MATERIAL SUPPLIED below:
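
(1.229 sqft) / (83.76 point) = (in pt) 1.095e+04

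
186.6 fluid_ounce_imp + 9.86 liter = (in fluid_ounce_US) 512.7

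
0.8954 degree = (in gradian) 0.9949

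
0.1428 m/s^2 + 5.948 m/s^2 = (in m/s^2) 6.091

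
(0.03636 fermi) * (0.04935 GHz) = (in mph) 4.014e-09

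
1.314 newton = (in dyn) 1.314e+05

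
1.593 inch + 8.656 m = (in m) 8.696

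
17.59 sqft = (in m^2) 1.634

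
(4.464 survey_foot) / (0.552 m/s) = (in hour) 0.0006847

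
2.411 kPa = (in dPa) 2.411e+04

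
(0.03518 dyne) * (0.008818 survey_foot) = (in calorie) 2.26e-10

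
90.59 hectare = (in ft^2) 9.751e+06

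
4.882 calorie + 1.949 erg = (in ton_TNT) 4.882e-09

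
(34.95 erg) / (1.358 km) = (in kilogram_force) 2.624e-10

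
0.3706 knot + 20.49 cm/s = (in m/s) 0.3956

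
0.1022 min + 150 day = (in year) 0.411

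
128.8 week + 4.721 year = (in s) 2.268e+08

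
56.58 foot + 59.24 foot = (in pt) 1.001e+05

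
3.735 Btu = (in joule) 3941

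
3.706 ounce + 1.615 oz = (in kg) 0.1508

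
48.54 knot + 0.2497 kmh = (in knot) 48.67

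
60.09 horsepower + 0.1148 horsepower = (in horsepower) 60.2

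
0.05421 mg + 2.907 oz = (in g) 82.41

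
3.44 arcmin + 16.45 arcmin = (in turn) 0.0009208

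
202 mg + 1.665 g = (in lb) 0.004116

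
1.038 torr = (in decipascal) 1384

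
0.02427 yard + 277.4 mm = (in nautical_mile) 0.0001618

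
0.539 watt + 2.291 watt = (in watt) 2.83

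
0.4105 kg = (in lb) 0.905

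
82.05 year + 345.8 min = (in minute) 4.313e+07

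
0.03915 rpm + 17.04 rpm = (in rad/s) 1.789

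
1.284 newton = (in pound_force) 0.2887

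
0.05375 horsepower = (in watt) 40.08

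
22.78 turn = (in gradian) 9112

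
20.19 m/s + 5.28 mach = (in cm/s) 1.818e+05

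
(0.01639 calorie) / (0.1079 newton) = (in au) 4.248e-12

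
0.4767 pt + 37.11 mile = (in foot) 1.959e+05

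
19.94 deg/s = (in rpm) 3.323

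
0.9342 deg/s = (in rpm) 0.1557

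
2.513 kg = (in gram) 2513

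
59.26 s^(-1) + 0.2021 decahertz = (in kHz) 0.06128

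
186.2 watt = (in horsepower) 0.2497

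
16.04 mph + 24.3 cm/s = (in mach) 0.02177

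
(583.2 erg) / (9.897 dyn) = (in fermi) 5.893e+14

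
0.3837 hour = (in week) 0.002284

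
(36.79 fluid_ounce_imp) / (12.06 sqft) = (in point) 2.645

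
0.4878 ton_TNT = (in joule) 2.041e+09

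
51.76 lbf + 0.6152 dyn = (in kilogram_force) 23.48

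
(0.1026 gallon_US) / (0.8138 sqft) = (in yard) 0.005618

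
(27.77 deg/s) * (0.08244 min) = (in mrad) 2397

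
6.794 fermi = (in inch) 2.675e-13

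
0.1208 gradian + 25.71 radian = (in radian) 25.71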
End of MATERIAL SUPPLIED.
• [ASSIGNMENT] For every line of the data above that contains "fermi", copy that line.

• [EXPECTED OUTPUT]
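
(0.03636 fermi) * (0.04935 GHz) = (in mph) 4.014e-09
(583.2 erg) / (9.897 dyn) = (in fermi) 5.893e+14
6.794 fermi = (in inch) 2.675e-13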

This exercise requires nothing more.